• _Dataset content_
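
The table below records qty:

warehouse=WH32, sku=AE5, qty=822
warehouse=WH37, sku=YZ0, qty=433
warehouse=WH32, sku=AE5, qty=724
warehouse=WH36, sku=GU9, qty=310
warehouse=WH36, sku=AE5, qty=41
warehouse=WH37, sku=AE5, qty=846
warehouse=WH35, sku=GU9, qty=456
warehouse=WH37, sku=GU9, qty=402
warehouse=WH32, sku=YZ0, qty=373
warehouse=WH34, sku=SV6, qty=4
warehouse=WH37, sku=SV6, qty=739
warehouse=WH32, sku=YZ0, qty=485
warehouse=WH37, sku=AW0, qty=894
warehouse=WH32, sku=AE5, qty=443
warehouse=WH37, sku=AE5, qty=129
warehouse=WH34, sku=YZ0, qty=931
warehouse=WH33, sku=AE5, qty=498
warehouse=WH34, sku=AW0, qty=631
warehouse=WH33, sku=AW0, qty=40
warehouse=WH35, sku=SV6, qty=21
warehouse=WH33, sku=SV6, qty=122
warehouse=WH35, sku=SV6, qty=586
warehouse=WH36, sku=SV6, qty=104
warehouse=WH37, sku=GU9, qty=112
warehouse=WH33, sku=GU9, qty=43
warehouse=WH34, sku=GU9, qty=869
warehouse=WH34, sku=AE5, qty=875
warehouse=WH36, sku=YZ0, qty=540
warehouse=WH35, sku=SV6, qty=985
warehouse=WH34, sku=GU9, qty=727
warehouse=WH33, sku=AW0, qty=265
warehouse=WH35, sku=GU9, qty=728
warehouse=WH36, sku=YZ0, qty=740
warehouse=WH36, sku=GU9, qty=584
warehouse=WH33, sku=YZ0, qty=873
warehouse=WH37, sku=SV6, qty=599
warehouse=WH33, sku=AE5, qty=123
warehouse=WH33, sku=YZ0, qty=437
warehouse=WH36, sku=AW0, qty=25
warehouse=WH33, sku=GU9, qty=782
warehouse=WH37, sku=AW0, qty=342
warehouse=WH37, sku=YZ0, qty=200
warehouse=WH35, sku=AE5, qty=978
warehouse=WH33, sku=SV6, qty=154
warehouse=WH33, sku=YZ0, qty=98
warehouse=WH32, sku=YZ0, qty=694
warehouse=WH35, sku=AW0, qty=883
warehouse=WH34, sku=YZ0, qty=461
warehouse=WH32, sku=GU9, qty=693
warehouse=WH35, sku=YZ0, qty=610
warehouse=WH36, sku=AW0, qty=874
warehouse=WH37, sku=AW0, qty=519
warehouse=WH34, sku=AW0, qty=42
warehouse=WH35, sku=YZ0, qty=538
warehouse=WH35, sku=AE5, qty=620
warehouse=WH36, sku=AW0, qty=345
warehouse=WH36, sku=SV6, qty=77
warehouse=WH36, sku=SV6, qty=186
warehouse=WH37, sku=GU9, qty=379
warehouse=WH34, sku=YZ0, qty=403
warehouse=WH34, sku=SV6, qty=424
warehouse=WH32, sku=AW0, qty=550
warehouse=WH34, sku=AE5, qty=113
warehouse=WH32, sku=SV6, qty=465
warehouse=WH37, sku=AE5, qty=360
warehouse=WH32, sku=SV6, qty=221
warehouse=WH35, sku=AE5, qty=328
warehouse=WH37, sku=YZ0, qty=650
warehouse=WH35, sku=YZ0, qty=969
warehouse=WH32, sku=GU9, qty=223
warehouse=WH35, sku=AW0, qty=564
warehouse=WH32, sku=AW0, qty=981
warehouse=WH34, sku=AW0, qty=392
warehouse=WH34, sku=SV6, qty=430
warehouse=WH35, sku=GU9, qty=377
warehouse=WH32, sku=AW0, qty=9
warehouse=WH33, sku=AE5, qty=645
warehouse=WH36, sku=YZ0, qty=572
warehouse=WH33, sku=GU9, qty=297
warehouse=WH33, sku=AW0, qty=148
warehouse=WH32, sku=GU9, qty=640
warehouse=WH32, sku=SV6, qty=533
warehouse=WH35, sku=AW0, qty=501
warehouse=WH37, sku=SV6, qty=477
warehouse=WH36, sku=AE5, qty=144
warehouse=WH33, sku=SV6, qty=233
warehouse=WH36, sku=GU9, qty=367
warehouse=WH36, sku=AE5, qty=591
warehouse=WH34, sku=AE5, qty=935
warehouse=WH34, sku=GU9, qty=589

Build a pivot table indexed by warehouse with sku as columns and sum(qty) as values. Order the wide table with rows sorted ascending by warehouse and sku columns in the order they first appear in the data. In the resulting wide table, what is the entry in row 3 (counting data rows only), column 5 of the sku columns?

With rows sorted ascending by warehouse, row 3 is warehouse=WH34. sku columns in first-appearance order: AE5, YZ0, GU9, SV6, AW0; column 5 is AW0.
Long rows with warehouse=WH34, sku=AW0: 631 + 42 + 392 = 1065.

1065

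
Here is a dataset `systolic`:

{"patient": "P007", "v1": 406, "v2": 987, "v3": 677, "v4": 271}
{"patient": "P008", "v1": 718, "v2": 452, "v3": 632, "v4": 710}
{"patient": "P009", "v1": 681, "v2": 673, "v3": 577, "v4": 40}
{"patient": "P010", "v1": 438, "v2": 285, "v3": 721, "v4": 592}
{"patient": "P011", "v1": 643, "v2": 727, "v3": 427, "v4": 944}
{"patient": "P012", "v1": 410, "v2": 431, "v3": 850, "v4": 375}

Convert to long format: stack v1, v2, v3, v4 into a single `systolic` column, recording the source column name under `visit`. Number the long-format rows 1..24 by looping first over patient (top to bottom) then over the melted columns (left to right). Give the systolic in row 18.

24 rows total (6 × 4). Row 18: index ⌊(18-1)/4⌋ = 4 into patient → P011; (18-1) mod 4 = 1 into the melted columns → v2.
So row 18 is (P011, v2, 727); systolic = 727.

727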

• _Exercise aim_
Every line from the start of the material above through the line that contains "warehouse=WH35, sku=YZ0, qty=538" must be written out exactly, with both ends included.

• _Response area_
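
The table below records qty:

warehouse=WH32, sku=AE5, qty=822
warehouse=WH37, sku=YZ0, qty=433
warehouse=WH32, sku=AE5, qty=724
warehouse=WH36, sku=GU9, qty=310
warehouse=WH36, sku=AE5, qty=41
warehouse=WH37, sku=AE5, qty=846
warehouse=WH35, sku=GU9, qty=456
warehouse=WH37, sku=GU9, qty=402
warehouse=WH32, sku=YZ0, qty=373
warehouse=WH34, sku=SV6, qty=4
warehouse=WH37, sku=SV6, qty=739
warehouse=WH32, sku=YZ0, qty=485
warehouse=WH37, sku=AW0, qty=894
warehouse=WH32, sku=AE5, qty=443
warehouse=WH37, sku=AE5, qty=129
warehouse=WH34, sku=YZ0, qty=931
warehouse=WH33, sku=AE5, qty=498
warehouse=WH34, sku=AW0, qty=631
warehouse=WH33, sku=AW0, qty=40
warehouse=WH35, sku=SV6, qty=21
warehouse=WH33, sku=SV6, qty=122
warehouse=WH35, sku=SV6, qty=586
warehouse=WH36, sku=SV6, qty=104
warehouse=WH37, sku=GU9, qty=112
warehouse=WH33, sku=GU9, qty=43
warehouse=WH34, sku=GU9, qty=869
warehouse=WH34, sku=AE5, qty=875
warehouse=WH36, sku=YZ0, qty=540
warehouse=WH35, sku=SV6, qty=985
warehouse=WH34, sku=GU9, qty=727
warehouse=WH33, sku=AW0, qty=265
warehouse=WH35, sku=GU9, qty=728
warehouse=WH36, sku=YZ0, qty=740
warehouse=WH36, sku=GU9, qty=584
warehouse=WH33, sku=YZ0, qty=873
warehouse=WH37, sku=SV6, qty=599
warehouse=WH33, sku=AE5, qty=123
warehouse=WH33, sku=YZ0, qty=437
warehouse=WH36, sku=AW0, qty=25
warehouse=WH33, sku=GU9, qty=782
warehouse=WH37, sku=AW0, qty=342
warehouse=WH37, sku=YZ0, qty=200
warehouse=WH35, sku=AE5, qty=978
warehouse=WH33, sku=SV6, qty=154
warehouse=WH33, sku=YZ0, qty=98
warehouse=WH32, sku=YZ0, qty=694
warehouse=WH35, sku=AW0, qty=883
warehouse=WH34, sku=YZ0, qty=461
warehouse=WH32, sku=GU9, qty=693
warehouse=WH35, sku=YZ0, qty=610
warehouse=WH36, sku=AW0, qty=874
warehouse=WH37, sku=AW0, qty=519
warehouse=WH34, sku=AW0, qty=42
warehouse=WH35, sku=YZ0, qty=538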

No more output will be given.